— PROBLEM REQUIREMENTS —
Could you restate the entries below word for word?

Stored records
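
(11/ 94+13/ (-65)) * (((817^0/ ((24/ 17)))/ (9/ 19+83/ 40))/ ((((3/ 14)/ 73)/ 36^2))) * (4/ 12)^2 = -7922544/7003 = -1131.31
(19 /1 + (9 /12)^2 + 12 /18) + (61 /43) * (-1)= 38825/2064 = 18.81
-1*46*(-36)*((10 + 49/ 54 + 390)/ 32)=20746.96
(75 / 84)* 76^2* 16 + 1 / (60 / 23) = 34656161/420 = 82514.67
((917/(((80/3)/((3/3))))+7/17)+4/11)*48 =1578111/935 = 1687.82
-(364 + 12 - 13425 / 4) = 11921/4 = 2980.25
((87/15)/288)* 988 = 7163/360 = 19.90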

— REPLY —
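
(11/ 94+13/ (-65)) * (((817^0/ ((24/ 17)))/ (9/ 19+83/ 40))/ ((((3/ 14)/ 73)/ 36^2))) * (4/ 12)^2 = -7922544/7003 = -1131.31
(19 /1 + (9 /12)^2 + 12 /18) + (61 /43) * (-1)= 38825/2064 = 18.81
-1*46*(-36)*((10 + 49/ 54 + 390)/ 32)=20746.96
(75 / 84)* 76^2* 16 + 1 / (60 / 23) = 34656161/420 = 82514.67
((917/(((80/3)/((3/3))))+7/17)+4/11)*48 =1578111/935 = 1687.82
-(364 + 12 - 13425 / 4) = 11921/4 = 2980.25
((87/15)/288)* 988 = 7163/360 = 19.90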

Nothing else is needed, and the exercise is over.